> **Brief**: Print out all of the data below, keeping it identical to the original.

START Input material

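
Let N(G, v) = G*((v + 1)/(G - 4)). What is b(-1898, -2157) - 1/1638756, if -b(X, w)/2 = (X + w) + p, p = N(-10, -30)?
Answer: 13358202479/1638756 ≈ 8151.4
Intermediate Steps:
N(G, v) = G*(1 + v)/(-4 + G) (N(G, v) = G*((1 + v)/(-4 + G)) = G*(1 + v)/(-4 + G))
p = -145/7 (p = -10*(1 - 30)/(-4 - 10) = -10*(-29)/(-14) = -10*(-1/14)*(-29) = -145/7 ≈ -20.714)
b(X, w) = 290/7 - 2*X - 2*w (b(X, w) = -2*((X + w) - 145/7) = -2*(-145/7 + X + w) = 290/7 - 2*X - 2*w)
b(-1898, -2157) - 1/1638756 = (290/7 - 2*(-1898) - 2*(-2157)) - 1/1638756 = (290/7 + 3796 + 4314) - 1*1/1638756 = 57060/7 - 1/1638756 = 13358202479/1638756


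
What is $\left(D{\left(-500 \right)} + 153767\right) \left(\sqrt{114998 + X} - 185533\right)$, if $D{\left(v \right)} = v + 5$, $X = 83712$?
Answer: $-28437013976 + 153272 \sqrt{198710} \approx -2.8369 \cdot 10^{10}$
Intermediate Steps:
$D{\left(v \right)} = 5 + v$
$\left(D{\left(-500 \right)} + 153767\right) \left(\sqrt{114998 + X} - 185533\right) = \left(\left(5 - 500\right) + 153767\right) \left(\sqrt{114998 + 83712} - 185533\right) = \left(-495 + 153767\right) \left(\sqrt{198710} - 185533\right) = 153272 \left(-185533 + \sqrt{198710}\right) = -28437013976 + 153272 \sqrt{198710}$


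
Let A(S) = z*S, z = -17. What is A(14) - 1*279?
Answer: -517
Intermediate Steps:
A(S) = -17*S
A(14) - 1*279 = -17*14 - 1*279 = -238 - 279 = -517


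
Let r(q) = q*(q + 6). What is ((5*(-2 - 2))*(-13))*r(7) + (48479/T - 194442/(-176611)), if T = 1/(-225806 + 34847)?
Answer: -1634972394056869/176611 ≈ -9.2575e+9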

END Input material

> **Task result**:
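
Let N(G, v) = G*((v + 1)/(G - 4)). What is b(-1898, -2157) - 1/1638756, if -b(X, w)/2 = (X + w) + p, p = N(-10, -30)?
Answer: 13358202479/1638756 ≈ 8151.4
Intermediate Steps:
N(G, v) = G*(1 + v)/(-4 + G) (N(G, v) = G*((1 + v)/(-4 + G)) = G*(1 + v)/(-4 + G))
p = -145/7 (p = -10*(1 - 30)/(-4 - 10) = -10*(-29)/(-14) = -10*(-1/14)*(-29) = -145/7 ≈ -20.714)
b(X, w) = 290/7 - 2*X - 2*w (b(X, w) = -2*((X + w) - 145/7) = -2*(-145/7 + X + w) = 290/7 - 2*X - 2*w)
b(-1898, -2157) - 1/1638756 = (290/7 - 2*(-1898) - 2*(-2157)) - 1/1638756 = (290/7 + 3796 + 4314) - 1*1/1638756 = 57060/7 - 1/1638756 = 13358202479/1638756


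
What is $\left(D{\left(-500 \right)} + 153767\right) \left(\sqrt{114998 + X} - 185533\right)$, if $D{\left(v \right)} = v + 5$, $X = 83712$?
Answer: $-28437013976 + 153272 \sqrt{198710} \approx -2.8369 \cdot 10^{10}$
Intermediate Steps:
$D{\left(v \right)} = 5 + v$
$\left(D{\left(-500 \right)} + 153767\right) \left(\sqrt{114998 + X} - 185533\right) = \left(\left(5 - 500\right) + 153767\right) \left(\sqrt{114998 + 83712} - 185533\right) = \left(-495 + 153767\right) \left(\sqrt{198710} - 185533\right) = 153272 \left(-185533 + \sqrt{198710}\right) = -28437013976 + 153272 \sqrt{198710}$


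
Let A(S) = z*S, z = -17. What is A(14) - 1*279?
Answer: -517
Intermediate Steps:
A(S) = -17*S
A(14) - 1*279 = -17*14 - 1*279 = -238 - 279 = -517


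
Let r(q) = q*(q + 6). What is ((5*(-2 - 2))*(-13))*r(7) + (48479/T - 194442/(-176611)), if T = 1/(-225806 + 34847)?
Answer: -1634972394056869/176611 ≈ -9.2575e+9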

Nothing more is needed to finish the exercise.